ACTIVITY
Below you will find a set of lines. Repeat them all exactly.

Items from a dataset

BEGIN

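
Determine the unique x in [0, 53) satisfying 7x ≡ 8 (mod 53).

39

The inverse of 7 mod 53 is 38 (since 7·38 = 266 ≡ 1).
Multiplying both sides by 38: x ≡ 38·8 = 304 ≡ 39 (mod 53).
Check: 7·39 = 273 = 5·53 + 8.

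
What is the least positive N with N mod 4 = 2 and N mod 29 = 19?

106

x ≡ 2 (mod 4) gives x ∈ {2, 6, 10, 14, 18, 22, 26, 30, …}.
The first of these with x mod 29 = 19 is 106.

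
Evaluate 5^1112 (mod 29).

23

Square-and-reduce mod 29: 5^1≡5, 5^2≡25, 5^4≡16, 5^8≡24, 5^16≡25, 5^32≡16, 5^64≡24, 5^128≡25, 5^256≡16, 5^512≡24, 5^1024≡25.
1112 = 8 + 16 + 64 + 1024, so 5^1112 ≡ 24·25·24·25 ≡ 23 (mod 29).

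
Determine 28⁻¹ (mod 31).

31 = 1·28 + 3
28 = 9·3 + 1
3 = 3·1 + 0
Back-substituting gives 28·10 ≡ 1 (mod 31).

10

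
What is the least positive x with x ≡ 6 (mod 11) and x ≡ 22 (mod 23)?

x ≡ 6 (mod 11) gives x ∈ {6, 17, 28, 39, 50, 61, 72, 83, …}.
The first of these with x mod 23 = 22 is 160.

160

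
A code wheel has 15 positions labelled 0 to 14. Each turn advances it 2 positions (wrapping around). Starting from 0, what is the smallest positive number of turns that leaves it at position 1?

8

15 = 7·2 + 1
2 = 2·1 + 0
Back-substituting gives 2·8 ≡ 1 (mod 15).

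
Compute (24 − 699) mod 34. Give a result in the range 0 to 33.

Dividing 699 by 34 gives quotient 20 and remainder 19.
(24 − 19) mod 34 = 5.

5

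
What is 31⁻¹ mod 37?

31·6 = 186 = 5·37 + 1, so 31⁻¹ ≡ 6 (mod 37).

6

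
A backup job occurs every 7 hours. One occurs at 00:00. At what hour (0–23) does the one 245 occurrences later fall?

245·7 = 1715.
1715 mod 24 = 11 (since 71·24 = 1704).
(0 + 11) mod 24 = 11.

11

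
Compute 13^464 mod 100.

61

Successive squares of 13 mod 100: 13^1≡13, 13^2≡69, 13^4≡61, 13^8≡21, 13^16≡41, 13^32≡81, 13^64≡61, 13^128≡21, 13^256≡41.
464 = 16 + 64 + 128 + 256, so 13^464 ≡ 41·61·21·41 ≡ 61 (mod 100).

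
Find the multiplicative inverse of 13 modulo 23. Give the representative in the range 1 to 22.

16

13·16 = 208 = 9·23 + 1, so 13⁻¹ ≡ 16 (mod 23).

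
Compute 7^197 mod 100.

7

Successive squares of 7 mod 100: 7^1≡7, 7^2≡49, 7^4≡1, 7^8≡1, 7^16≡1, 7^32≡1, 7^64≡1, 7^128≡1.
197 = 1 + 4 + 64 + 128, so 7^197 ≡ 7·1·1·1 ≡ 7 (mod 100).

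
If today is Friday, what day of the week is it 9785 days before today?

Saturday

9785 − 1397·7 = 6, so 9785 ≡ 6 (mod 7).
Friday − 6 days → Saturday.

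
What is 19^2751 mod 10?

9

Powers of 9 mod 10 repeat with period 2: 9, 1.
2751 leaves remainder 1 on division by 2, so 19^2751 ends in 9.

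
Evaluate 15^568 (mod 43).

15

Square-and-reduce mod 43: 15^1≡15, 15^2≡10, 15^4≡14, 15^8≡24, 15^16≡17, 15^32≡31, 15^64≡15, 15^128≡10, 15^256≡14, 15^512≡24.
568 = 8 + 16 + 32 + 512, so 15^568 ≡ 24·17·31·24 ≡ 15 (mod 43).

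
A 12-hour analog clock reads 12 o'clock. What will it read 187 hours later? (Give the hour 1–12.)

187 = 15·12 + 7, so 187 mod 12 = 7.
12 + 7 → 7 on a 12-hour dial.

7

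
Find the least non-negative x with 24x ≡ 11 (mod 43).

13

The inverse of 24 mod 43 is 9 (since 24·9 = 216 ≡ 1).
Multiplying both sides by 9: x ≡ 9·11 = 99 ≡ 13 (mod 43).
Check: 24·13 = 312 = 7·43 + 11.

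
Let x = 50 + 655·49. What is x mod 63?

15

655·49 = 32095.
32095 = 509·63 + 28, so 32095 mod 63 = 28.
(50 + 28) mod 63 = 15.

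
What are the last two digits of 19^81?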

END

ANSWER BOX
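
Determine the unique x in [0, 53) satisfying 7x ≡ 8 (mod 53).

39

The inverse of 7 mod 53 is 38 (since 7·38 = 266 ≡ 1).
Multiplying both sides by 38: x ≡ 38·8 = 304 ≡ 39 (mod 53).
Check: 7·39 = 273 = 5·53 + 8.

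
What is the least positive N with N mod 4 = 2 and N mod 29 = 19?

106

x ≡ 2 (mod 4) gives x ∈ {2, 6, 10, 14, 18, 22, 26, 30, …}.
The first of these with x mod 29 = 19 is 106.

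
Evaluate 5^1112 (mod 29).

23

Square-and-reduce mod 29: 5^1≡5, 5^2≡25, 5^4≡16, 5^8≡24, 5^16≡25, 5^32≡16, 5^64≡24, 5^128≡25, 5^256≡16, 5^512≡24, 5^1024≡25.
1112 = 8 + 16 + 64 + 1024, so 5^1112 ≡ 24·25·24·25 ≡ 23 (mod 29).

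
Determine 28⁻¹ (mod 31).

31 = 1·28 + 3
28 = 9·3 + 1
3 = 3·1 + 0
Back-substituting gives 28·10 ≡ 1 (mod 31).

10

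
What is the least positive x with x ≡ 6 (mod 11) and x ≡ 22 (mod 23)?

x ≡ 6 (mod 11) gives x ∈ {6, 17, 28, 39, 50, 61, 72, 83, …}.
The first of these with x mod 23 = 22 is 160.

160

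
A code wheel has 15 positions labelled 0 to 14. Each turn advances it 2 positions (wrapping around). Starting from 0, what is the smallest positive number of turns that leaves it at position 1?

8

15 = 7·2 + 1
2 = 2·1 + 0
Back-substituting gives 2·8 ≡ 1 (mod 15).

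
Compute (24 − 699) mod 34. Give a result in the range 0 to 33.

Dividing 699 by 34 gives quotient 20 and remainder 19.
(24 − 19) mod 34 = 5.

5

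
What is 31⁻¹ mod 37?

31·6 = 186 = 5·37 + 1, so 31⁻¹ ≡ 6 (mod 37).

6

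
A backup job occurs every 7 hours. One occurs at 00:00. At what hour (0–23) does the one 245 occurrences later fall?

245·7 = 1715.
1715 mod 24 = 11 (since 71·24 = 1704).
(0 + 11) mod 24 = 11.

11

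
Compute 13^464 mod 100.

61

Successive squares of 13 mod 100: 13^1≡13, 13^2≡69, 13^4≡61, 13^8≡21, 13^16≡41, 13^32≡81, 13^64≡61, 13^128≡21, 13^256≡41.
464 = 16 + 64 + 128 + 256, so 13^464 ≡ 41·61·21·41 ≡ 61 (mod 100).

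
Find the multiplicative inverse of 13 modulo 23. Give the representative in the range 1 to 22.

16

13·16 = 208 = 9·23 + 1, so 13⁻¹ ≡ 16 (mod 23).

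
Compute 7^197 mod 100.

7

Successive squares of 7 mod 100: 7^1≡7, 7^2≡49, 7^4≡1, 7^8≡1, 7^16≡1, 7^32≡1, 7^64≡1, 7^128≡1.
197 = 1 + 4 + 64 + 128, so 7^197 ≡ 7·1·1·1 ≡ 7 (mod 100).

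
If today is Friday, what day of the week is it 9785 days before today?

Saturday

9785 − 1397·7 = 6, so 9785 ≡ 6 (mod 7).
Friday − 6 days → Saturday.

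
What is 19^2751 mod 10?

9

Powers of 9 mod 10 repeat with period 2: 9, 1.
2751 leaves remainder 1 on division by 2, so 19^2751 ends in 9.

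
Evaluate 15^568 (mod 43).

15

Square-and-reduce mod 43: 15^1≡15, 15^2≡10, 15^4≡14, 15^8≡24, 15^16≡17, 15^32≡31, 15^64≡15, 15^128≡10, 15^256≡14, 15^512≡24.
568 = 8 + 16 + 32 + 512, so 15^568 ≡ 24·17·31·24 ≡ 15 (mod 43).

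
A 12-hour analog clock reads 12 o'clock. What will it read 187 hours later? (Give the hour 1–12.)

187 = 15·12 + 7, so 187 mod 12 = 7.
12 + 7 → 7 on a 12-hour dial.

7

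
Find the least non-negative x with 24x ≡ 11 (mod 43).

13

The inverse of 24 mod 43 is 9 (since 24·9 = 216 ≡ 1).
Multiplying both sides by 9: x ≡ 9·11 = 99 ≡ 13 (mod 43).
Check: 24·13 = 312 = 7·43 + 11.

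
Let x = 50 + 655·49. What is x mod 63?

15

655·49 = 32095.
32095 = 509·63 + 28, so 32095 mod 63 = 28.
(50 + 28) mod 63 = 15.

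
What are the last two digits of 19^81?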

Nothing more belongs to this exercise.